*INSTRUCTIONS FOR THE TASK*
Would you restate the entries below exactly, keeping every line?

*DATA FOR PROCESSING*
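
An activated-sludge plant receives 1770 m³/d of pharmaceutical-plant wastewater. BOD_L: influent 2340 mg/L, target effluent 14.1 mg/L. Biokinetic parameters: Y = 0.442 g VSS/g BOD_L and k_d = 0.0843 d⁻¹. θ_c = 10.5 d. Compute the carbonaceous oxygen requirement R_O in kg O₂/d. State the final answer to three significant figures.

R_O ≈ 2750 kg O₂/d

The observed yield is Y_obs = Y/(1 + k_d·θ_c) = 0.442 / (1 + 0.0843 × 10.5) = 0.442 / 1.885 = 0.2345 g VSS per g BOD_L removed.
Substrate removed = Q·(S₀ − S) = 1770 m³/d × (2340 − 14.1) g/m³ = 4.12×10^6 g/d = 4117 kg/d.
P_X = Y_obs·Q·(S₀ − S) = 0.2345 × 4117 = 965.3 kg VSS/d.
Carbonaceous O₂ demand = substrate oxidised − cell-mass equivalent = 4117 − 1.42 × 965.3 = 2746 kg O₂/d.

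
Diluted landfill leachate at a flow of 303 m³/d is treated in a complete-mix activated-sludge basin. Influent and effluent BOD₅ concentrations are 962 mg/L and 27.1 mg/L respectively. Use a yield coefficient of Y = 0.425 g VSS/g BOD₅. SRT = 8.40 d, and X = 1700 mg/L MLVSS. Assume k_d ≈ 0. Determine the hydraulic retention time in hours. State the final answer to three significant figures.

With k_d = 0 the design equation reduces to V = Y Q (S₀−S) θ_c / X = 0.425 × 303 × (962 − 27.1) × 8.40 / 1700 = 594.9 m³.
HRT = V/Q = 594.9 m³ / 303 m³·d⁻¹ = 1.963 d × 24 = 47.12 h.

τ ≈ 47.1 h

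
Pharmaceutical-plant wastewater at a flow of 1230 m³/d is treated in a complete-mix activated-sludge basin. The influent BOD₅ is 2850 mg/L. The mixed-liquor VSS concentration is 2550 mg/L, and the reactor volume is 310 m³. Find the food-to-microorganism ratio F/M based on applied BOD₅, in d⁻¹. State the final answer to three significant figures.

F/M = applied load / biomass = Q·S₀/(V·X) = 1230 × 2850 / (310.0 × 2550) = 4.435 d⁻¹.

F/M ≈ 4.43 d⁻¹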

*ANSWER TO THIS PROBLEM*
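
An activated-sludge plant receives 1770 m³/d of pharmaceutical-plant wastewater. BOD_L: influent 2340 mg/L, target effluent 14.1 mg/L. Biokinetic parameters: Y = 0.442 g VSS/g BOD_L and k_d = 0.0843 d⁻¹. θ_c = 10.5 d. Compute the carbonaceous oxygen requirement R_O in kg O₂/d. State the final answer to three significant figures.

R_O ≈ 2750 kg O₂/d

The observed yield is Y_obs = Y/(1 + k_d·θ_c) = 0.442 / (1 + 0.0843 × 10.5) = 0.442 / 1.885 = 0.2345 g VSS per g BOD_L removed.
Substrate removed = Q·(S₀ − S) = 1770 m³/d × (2340 − 14.1) g/m³ = 4.12×10^6 g/d = 4117 kg/d.
P_X = Y_obs·Q·(S₀ − S) = 0.2345 × 4117 = 965.3 kg VSS/d.
Carbonaceous O₂ demand = substrate oxidised − cell-mass equivalent = 4117 − 1.42 × 965.3 = 2746 kg O₂/d.

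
Diluted landfill leachate at a flow of 303 m³/d is treated in a complete-mix activated-sludge basin. Influent and effluent BOD₅ concentrations are 962 mg/L and 27.1 mg/L respectively. Use a yield coefficient of Y = 0.425 g VSS/g BOD₅. SRT = 8.40 d, and X = 1700 mg/L MLVSS. Assume k_d ≈ 0. Determine the hydraulic retention time in hours. State the final answer to three significant figures.

With k_d = 0 the design equation reduces to V = Y Q (S₀−S) θ_c / X = 0.425 × 303 × (962 − 27.1) × 8.40 / 1700 = 594.9 m³.
HRT = V/Q = 594.9 m³ / 303 m³·d⁻¹ = 1.963 d × 24 = 47.12 h.

τ ≈ 47.1 h

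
Pharmaceutical-plant wastewater at a flow of 1230 m³/d is treated in a complete-mix activated-sludge basin. The influent BOD₅ is 2850 mg/L. The mixed-liquor VSS concentration is 2550 mg/L, and the reactor volume is 310 m³. Find the food-to-microorganism ratio F/M based on applied BOD₅, in d⁻¹. State the final answer to three significant figures.

F/M = applied load / biomass = Q·S₀/(V·X) = 1230 × 2850 / (310.0 × 2550) = 4.435 d⁻¹.

F/M ≈ 4.43 d⁻¹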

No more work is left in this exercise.